As the answer, give a copy of each line below that includes the word "upper".

··· EXERCISE INPUTS ···

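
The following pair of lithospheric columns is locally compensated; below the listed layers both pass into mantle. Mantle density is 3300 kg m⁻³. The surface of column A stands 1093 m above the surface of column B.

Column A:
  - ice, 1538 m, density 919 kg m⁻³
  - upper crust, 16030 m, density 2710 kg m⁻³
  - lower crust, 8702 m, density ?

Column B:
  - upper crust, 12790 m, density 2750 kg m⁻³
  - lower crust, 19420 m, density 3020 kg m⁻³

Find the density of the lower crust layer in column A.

Take the compensation level at the base of the deeper column (depth z_c below the surface of column A) and equate Σ ρ_i t_i down to z_c; mantle fills any gap and the z_c terms cancel.
Column A: 1538×919 + 16030×2710 + 8702×ρ + (z_c − 26270)×3300
Column B: 1093×0 + 12790×2750 + 19420×3020 + (z_c − 1093 − 32210)×3300
The z_c×3300 term appears on both sides and cancels. Collect the known terms of each column as K = Σ(ρt)_known − 3300 × (depth of known layers): K_A = 44854722 − 3300×26270 = −41836278; K_B = 93820900 − 3300×(1093 + 32210) = −16079000.
Balance: K_A + 8702×ρ = K_B, so ρ = (K_B − K_A)/8702 = 25757300/8702 = 2960 kg m⁻³.

2960 kg m⁻³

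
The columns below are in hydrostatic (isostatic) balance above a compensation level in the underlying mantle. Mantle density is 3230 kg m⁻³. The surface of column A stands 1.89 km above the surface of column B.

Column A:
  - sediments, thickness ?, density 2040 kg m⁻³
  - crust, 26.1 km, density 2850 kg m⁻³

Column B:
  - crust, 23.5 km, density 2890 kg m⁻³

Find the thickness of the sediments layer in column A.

Take the compensation level at the base of the deeper column (depth z_c below the surface of column A) and equate Σ ρ_i t_i down to z_c; mantle fills any gap and the z_c terms cancel.
Column A: x×2040 + 26.1×2850 + (z_c − 26.1 − x)×3230
Column B: 1.89×0 + 23.5×2890 + (z_c − 1.89 − 23.5)×3230
The z_c×3230 term appears on both sides and cancels. Collect the known terms of each column as K = Σ(ρt)_known − 3230 × (depth of known layers): K_A = 74385 − 3230×26.1 = −9918; K_B = 67915 − 3230×(1.89 + 23.5) = −14094.7.
Balance: K_A − x×(3230 − 2040) = K_B, so x = (K_A − K_B)/(3230 − 2040) = 4176.7/1190 = 3.51 km.

3.51 km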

···

* **WORKED SOLUTION**
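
  - upper crust, 16030 m, density 2710 kg m⁻³
  - upper crust, 12790 m, density 2750 kg m⁻³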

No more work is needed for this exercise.